Task to complete:
Locate the line containing "A circuit has voltage transfer function H(s)", then please write out that line and all the lines below it in the entries exactly.
━━━ Provided records
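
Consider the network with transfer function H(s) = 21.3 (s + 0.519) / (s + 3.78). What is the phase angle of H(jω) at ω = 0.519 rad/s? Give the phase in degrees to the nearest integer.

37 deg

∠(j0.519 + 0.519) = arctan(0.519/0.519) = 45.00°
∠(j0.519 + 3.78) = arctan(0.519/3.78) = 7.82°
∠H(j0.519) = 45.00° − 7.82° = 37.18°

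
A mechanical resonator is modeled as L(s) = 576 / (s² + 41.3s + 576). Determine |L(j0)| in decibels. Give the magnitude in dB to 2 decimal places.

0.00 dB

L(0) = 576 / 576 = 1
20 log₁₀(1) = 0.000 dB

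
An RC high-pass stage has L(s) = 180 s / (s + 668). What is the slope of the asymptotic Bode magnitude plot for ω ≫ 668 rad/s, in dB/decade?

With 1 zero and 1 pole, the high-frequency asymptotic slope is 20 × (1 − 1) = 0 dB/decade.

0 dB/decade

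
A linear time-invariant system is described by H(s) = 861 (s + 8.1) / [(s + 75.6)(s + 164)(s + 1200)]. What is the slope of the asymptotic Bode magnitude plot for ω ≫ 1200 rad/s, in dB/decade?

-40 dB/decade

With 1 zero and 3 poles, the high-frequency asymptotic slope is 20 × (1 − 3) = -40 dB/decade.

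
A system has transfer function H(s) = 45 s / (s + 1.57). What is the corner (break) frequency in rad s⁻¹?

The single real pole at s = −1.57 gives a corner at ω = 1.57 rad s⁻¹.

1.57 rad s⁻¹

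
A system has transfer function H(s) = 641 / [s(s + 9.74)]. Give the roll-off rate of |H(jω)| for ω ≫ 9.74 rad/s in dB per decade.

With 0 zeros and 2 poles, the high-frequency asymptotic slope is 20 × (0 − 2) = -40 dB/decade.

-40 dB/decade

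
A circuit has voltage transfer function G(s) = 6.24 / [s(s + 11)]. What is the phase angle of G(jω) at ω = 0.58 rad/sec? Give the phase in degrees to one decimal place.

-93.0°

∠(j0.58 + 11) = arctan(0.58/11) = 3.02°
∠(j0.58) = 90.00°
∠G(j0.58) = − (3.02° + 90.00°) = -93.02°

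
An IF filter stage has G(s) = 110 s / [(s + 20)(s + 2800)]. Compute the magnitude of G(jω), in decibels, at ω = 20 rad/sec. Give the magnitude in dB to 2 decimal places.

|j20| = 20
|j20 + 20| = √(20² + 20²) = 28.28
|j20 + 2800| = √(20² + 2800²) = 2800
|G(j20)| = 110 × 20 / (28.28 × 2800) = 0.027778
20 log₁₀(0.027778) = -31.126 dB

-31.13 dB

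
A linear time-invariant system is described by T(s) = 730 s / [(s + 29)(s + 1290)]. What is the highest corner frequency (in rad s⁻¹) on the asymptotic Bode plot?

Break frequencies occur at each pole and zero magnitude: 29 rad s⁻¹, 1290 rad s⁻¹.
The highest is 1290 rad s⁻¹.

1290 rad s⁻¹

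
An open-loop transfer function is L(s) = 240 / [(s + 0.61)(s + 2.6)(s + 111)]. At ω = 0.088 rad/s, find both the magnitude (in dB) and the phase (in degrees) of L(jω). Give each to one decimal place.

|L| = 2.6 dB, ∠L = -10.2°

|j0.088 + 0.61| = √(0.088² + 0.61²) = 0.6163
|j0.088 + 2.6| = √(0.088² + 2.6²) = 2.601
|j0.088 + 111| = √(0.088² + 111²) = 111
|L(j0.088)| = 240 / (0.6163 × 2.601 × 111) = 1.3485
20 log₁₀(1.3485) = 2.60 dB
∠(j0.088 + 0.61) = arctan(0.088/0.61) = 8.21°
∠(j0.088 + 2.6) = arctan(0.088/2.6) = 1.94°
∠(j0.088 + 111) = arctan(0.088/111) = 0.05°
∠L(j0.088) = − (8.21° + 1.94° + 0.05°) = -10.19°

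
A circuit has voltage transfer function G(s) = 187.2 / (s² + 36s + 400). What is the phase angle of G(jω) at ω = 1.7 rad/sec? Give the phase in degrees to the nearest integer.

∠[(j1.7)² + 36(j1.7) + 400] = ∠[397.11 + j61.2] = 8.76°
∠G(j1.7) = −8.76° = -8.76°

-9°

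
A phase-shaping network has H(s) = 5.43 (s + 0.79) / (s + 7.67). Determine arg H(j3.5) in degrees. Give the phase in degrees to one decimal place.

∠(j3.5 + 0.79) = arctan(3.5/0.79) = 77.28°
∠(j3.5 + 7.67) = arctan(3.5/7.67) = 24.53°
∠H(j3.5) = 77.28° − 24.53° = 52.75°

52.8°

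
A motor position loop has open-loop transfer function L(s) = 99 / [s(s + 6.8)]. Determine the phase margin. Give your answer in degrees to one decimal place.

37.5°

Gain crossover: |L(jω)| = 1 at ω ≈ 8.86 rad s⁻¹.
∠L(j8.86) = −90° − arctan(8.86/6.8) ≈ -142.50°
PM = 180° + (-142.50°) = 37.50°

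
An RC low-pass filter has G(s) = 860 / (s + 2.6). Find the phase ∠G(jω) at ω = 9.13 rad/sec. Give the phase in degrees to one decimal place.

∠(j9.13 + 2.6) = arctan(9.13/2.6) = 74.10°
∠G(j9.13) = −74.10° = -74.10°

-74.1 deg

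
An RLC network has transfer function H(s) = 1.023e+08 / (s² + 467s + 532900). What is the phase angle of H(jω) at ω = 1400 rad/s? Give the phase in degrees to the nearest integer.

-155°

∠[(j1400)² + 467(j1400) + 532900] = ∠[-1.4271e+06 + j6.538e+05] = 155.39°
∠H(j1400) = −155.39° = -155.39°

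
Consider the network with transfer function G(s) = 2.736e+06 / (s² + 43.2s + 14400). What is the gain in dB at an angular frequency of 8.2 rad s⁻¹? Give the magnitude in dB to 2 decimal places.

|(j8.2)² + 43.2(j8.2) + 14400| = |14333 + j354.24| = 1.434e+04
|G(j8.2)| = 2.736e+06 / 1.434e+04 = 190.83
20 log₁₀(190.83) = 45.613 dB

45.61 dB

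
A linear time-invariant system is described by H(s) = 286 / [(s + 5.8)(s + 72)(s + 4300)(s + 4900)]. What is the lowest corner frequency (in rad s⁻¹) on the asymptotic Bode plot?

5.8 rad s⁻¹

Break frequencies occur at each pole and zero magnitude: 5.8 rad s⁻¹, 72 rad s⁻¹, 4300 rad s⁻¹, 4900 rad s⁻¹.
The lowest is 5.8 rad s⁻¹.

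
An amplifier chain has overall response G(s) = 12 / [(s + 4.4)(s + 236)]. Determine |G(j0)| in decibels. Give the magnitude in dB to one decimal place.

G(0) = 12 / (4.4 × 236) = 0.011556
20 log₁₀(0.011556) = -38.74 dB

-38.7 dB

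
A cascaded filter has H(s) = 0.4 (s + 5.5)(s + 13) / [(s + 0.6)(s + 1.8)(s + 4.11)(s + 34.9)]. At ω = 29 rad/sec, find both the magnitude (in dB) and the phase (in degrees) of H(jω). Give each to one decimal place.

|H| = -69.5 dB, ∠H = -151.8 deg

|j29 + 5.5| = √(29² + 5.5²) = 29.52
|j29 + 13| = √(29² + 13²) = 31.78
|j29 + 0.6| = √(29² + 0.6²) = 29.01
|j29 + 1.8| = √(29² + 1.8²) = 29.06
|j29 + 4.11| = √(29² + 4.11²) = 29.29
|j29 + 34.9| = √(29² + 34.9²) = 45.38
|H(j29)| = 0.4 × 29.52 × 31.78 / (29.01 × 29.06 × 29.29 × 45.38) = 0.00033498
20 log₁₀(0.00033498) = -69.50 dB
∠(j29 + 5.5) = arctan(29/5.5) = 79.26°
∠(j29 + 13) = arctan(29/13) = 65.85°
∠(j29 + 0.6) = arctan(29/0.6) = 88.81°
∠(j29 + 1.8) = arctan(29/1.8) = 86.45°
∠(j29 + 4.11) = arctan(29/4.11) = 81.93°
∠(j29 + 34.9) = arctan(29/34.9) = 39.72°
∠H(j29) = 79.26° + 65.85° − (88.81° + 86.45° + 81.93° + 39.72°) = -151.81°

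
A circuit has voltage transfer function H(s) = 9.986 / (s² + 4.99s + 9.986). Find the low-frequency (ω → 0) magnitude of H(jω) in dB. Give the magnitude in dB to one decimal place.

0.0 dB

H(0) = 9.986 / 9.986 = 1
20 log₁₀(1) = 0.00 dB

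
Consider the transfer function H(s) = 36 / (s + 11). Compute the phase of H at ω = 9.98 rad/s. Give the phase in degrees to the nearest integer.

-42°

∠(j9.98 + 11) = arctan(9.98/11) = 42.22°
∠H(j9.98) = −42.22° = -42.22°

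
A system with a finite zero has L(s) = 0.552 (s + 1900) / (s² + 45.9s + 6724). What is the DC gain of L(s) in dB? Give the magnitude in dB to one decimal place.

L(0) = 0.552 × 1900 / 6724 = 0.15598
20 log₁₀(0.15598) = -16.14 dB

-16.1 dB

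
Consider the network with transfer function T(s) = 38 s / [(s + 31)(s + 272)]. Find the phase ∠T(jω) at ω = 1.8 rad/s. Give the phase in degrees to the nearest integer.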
━━━━━━
Result of this exercise:
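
A circuit has voltage transfer function H(s) = 9.986 / (s² + 4.99s + 9.986). Find the low-frequency (ω → 0) magnitude of H(jω) in dB. Give the magnitude in dB to one decimal place.

0.0 dB

H(0) = 9.986 / 9.986 = 1
20 log₁₀(1) = 0.00 dB

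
Consider the transfer function H(s) = 36 / (s + 11). Compute the phase of H at ω = 9.98 rad/s. Give the phase in degrees to the nearest integer.

-42°

∠(j9.98 + 11) = arctan(9.98/11) = 42.22°
∠H(j9.98) = −42.22° = -42.22°

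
A system with a finite zero has L(s) = 0.552 (s + 1900) / (s² + 45.9s + 6724). What is the DC gain of L(s) in dB? Give the magnitude in dB to one decimal place.

L(0) = 0.552 × 1900 / 6724 = 0.15598
20 log₁₀(0.15598) = -16.14 dB

-16.1 dB

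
Consider the network with transfer function T(s) = 38 s / [(s + 31)(s + 272)]. Find the phase ∠T(jω) at ω = 1.8 rad/s. Give the phase in degrees to the nearest integer.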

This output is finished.